= Beginning of Section =

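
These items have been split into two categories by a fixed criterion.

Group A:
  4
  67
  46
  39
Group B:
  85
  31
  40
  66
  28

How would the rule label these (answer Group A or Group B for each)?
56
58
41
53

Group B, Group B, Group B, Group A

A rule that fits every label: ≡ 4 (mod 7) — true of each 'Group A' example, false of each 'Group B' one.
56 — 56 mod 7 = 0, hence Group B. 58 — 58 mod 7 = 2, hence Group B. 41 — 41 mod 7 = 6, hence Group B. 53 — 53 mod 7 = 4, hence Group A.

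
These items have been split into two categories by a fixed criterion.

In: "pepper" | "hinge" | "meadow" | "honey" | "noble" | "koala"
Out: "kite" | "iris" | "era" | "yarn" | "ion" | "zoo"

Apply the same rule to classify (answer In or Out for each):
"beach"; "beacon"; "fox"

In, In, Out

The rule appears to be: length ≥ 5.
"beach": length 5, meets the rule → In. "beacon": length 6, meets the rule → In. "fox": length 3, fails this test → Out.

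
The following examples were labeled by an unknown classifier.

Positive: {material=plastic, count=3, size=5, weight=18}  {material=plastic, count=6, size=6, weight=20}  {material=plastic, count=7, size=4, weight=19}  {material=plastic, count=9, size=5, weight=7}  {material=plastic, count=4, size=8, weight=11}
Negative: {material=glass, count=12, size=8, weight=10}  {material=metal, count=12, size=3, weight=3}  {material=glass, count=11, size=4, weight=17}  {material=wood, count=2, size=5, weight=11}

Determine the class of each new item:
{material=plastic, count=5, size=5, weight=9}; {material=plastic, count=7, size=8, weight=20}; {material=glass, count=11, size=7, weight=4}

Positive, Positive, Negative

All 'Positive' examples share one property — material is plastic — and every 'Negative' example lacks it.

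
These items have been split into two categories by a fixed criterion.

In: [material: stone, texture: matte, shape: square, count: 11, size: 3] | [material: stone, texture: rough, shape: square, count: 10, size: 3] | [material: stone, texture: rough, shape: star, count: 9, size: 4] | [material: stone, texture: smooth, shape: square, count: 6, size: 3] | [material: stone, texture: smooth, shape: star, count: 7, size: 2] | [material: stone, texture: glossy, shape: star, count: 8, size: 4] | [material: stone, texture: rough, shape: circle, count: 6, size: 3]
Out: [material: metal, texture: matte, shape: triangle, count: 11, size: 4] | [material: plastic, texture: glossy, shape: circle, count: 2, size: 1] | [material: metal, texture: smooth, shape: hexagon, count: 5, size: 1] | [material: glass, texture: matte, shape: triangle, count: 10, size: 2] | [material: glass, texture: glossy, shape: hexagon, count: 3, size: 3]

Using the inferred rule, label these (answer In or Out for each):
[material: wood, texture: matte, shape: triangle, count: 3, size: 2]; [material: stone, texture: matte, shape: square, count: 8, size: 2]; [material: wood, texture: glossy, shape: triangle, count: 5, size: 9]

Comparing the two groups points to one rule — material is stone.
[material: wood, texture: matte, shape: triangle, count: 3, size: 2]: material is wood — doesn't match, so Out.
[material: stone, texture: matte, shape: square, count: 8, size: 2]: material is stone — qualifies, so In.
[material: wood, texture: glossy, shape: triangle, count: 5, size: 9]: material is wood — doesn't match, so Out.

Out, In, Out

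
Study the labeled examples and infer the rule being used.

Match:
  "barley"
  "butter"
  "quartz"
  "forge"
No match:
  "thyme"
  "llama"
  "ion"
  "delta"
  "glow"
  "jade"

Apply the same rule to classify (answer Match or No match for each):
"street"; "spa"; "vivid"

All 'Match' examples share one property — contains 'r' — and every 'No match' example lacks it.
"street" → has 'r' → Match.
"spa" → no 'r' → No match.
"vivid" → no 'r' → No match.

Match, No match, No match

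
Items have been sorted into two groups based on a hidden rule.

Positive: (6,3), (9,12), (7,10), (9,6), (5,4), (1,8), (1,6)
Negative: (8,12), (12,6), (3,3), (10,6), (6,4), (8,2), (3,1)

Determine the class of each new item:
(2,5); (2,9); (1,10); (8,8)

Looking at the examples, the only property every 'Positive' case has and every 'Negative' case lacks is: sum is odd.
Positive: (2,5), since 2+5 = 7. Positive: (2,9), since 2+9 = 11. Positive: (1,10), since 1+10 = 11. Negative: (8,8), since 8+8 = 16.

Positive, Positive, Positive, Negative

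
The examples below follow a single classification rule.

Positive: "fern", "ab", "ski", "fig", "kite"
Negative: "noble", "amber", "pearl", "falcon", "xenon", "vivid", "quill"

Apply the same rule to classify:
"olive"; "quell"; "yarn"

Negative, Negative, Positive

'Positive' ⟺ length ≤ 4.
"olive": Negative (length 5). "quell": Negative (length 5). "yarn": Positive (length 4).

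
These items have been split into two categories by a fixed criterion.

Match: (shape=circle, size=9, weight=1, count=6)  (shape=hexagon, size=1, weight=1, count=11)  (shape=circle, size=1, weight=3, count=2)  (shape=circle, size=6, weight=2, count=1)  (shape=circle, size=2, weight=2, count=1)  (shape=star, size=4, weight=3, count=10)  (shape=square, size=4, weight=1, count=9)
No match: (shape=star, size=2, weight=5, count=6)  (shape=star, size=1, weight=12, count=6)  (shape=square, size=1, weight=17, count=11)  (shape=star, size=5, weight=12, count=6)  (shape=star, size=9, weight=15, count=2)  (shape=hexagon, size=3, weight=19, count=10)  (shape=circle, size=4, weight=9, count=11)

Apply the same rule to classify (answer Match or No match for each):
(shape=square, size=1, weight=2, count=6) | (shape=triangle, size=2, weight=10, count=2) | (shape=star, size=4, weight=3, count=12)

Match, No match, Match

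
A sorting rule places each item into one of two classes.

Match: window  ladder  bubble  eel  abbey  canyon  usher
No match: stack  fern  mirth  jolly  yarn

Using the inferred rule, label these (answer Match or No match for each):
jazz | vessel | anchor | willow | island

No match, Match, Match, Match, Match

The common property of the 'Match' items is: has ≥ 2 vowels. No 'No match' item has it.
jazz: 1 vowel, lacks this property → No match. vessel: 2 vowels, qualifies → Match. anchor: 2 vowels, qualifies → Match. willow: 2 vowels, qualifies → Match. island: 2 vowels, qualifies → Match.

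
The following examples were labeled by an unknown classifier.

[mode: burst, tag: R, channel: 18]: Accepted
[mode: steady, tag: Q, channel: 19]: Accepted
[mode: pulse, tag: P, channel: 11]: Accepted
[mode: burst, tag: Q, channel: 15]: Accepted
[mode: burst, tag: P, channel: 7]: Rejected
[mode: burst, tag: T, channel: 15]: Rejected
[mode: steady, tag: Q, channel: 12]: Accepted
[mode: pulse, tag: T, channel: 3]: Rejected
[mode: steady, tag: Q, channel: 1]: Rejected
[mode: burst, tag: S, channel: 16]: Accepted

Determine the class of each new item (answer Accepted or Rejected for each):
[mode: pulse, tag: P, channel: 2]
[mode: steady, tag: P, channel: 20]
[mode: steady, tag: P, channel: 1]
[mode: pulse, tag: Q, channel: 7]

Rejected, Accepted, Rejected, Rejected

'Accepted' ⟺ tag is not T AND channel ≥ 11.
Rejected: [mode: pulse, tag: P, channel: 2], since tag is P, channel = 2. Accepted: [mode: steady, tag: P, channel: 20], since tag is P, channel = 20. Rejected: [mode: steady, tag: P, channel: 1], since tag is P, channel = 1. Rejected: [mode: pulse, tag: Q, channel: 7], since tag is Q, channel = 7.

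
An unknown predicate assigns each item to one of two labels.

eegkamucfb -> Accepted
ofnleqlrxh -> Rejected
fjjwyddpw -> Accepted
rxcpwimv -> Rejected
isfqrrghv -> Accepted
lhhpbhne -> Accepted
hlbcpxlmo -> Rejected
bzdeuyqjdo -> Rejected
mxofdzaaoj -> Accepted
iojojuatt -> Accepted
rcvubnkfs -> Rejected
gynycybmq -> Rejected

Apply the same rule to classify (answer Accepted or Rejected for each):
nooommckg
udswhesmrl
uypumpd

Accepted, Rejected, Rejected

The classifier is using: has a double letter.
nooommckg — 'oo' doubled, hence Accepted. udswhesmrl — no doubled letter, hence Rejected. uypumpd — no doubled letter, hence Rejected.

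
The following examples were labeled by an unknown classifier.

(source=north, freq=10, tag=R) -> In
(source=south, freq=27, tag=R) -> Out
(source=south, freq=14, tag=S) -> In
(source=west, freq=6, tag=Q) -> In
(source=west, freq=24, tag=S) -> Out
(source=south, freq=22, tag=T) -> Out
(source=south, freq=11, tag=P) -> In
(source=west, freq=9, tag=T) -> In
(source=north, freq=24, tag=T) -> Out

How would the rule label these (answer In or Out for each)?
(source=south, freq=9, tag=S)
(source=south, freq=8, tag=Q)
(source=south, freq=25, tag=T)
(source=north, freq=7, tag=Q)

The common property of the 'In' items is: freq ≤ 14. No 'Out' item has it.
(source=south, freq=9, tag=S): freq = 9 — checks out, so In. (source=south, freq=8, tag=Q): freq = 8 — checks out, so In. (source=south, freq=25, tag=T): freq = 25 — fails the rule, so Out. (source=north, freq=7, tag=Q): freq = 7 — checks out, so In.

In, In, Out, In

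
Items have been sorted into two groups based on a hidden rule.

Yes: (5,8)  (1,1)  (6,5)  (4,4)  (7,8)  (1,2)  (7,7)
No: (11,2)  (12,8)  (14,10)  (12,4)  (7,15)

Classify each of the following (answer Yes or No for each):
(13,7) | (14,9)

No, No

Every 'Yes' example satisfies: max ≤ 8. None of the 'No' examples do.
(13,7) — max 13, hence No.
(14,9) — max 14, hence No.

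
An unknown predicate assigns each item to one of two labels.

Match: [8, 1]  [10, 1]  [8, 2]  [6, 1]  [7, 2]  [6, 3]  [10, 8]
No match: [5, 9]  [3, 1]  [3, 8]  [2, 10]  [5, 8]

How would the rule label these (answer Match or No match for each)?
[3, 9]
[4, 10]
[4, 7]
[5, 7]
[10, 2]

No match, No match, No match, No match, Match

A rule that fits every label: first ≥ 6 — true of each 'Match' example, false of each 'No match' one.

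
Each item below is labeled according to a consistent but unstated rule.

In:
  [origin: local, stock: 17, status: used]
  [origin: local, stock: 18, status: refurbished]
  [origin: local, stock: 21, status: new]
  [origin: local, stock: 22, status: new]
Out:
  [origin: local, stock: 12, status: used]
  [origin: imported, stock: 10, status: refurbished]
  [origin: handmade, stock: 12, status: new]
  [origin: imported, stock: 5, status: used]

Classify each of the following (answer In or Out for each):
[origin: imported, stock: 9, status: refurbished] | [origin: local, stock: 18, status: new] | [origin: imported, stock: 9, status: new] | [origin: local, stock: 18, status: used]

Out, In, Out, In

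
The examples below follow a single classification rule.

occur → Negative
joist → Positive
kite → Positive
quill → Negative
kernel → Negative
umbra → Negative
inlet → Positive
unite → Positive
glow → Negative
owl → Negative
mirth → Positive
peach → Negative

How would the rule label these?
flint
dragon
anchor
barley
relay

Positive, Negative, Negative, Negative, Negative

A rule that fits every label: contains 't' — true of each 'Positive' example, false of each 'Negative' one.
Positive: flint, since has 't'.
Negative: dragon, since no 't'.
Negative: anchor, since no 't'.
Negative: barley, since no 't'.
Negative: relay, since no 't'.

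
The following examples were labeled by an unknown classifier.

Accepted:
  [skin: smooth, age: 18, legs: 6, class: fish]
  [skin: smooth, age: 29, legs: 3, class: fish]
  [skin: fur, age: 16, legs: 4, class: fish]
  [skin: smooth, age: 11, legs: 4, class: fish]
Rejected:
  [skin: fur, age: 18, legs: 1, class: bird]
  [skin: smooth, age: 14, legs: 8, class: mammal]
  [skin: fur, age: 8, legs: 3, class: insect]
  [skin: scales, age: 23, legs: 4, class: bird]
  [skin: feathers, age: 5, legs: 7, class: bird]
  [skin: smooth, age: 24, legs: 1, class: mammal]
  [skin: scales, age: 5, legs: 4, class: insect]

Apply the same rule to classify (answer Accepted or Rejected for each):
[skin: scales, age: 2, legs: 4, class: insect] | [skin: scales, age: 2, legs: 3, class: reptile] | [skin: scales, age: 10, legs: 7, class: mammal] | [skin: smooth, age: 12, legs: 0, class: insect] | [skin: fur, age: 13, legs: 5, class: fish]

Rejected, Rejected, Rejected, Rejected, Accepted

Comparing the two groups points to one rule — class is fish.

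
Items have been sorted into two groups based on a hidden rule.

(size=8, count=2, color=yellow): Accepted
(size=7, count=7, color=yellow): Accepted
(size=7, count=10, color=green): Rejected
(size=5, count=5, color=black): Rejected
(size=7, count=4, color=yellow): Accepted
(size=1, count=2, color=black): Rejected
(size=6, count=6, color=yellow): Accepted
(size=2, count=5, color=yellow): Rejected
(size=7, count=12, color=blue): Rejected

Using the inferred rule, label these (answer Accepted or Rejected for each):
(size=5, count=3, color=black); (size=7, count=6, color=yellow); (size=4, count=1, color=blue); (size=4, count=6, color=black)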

= End of Section =
= Beginning of Section =

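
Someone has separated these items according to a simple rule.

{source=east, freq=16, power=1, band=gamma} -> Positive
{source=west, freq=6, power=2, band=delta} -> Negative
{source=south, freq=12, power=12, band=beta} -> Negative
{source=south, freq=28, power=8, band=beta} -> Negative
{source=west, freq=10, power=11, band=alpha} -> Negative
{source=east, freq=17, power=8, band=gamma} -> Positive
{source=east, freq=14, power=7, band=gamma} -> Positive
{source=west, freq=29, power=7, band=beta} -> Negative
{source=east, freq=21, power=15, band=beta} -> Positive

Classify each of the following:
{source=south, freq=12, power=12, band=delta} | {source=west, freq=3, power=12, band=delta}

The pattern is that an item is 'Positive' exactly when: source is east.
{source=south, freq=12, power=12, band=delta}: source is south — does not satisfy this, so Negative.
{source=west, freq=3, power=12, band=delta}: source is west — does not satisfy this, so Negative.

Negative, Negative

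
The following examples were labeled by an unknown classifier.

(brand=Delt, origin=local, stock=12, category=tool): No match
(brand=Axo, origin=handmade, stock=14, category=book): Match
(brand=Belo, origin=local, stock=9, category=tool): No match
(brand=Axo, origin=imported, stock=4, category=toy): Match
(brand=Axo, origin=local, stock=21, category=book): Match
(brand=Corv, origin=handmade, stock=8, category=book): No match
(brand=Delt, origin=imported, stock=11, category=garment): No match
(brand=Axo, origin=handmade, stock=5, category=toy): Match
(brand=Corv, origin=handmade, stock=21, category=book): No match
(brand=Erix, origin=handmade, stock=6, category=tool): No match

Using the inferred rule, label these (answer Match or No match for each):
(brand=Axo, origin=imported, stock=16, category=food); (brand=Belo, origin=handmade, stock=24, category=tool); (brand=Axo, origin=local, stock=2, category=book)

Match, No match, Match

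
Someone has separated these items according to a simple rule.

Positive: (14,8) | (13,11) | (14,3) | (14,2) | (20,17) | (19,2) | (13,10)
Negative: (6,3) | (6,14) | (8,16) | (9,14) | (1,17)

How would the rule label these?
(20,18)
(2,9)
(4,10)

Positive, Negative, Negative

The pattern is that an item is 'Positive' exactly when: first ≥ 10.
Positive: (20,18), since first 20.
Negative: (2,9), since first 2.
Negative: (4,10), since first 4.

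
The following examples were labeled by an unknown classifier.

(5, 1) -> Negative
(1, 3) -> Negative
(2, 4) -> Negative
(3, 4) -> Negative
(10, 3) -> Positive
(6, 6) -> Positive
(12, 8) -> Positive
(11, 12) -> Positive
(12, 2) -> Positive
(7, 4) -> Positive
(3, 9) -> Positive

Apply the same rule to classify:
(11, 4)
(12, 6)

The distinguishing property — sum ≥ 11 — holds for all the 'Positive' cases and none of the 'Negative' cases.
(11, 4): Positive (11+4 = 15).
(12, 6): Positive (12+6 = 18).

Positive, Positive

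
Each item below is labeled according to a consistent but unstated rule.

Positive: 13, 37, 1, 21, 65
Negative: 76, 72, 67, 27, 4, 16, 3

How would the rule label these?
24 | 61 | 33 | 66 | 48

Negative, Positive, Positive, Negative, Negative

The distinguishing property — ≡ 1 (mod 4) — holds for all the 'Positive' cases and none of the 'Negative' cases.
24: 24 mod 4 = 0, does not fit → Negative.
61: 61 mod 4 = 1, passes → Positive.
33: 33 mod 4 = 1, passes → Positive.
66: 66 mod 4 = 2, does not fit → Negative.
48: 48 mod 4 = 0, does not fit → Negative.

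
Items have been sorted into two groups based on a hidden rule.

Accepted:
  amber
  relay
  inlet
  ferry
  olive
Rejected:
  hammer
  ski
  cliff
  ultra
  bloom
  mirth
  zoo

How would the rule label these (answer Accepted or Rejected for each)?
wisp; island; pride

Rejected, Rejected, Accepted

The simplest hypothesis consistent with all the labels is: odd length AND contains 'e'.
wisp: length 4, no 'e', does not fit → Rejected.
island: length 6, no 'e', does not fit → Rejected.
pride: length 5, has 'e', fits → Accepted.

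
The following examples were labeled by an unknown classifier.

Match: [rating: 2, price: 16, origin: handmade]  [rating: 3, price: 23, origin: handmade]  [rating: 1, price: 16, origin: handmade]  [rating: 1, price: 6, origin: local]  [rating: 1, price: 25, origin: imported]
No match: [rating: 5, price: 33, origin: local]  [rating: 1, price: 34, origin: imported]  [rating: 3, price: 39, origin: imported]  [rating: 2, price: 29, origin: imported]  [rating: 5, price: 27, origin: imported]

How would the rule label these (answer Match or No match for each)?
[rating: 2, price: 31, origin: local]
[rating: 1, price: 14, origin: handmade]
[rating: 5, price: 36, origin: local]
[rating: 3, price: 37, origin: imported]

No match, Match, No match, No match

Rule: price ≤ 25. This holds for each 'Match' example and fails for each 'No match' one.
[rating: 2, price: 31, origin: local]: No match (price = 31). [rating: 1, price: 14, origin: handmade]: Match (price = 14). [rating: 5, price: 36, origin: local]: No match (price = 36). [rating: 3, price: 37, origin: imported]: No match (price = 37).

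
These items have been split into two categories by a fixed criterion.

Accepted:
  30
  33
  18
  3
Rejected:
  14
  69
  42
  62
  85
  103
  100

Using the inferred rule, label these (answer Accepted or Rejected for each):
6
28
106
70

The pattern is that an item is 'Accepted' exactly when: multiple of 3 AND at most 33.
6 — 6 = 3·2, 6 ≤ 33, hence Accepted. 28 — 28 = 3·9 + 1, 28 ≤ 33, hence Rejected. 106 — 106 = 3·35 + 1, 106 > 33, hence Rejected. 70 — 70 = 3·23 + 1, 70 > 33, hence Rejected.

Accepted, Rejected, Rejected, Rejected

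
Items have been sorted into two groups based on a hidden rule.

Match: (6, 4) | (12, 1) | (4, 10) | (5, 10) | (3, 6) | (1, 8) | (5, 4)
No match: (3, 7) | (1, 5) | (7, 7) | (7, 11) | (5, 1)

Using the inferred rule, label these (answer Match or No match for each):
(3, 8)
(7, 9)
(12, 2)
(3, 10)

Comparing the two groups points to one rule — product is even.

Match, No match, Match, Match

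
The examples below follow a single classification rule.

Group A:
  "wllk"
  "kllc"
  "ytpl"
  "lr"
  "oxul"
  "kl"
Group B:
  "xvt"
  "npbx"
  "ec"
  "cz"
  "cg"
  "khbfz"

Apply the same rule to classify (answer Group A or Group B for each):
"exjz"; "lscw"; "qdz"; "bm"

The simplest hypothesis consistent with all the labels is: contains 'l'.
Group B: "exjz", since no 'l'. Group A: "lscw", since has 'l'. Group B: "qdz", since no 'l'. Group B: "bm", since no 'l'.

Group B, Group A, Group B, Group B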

= End of Section =

Exercise: Looking at the entries above, count each line that includes the string "yellow" and give only the total.

Exercise solution: 6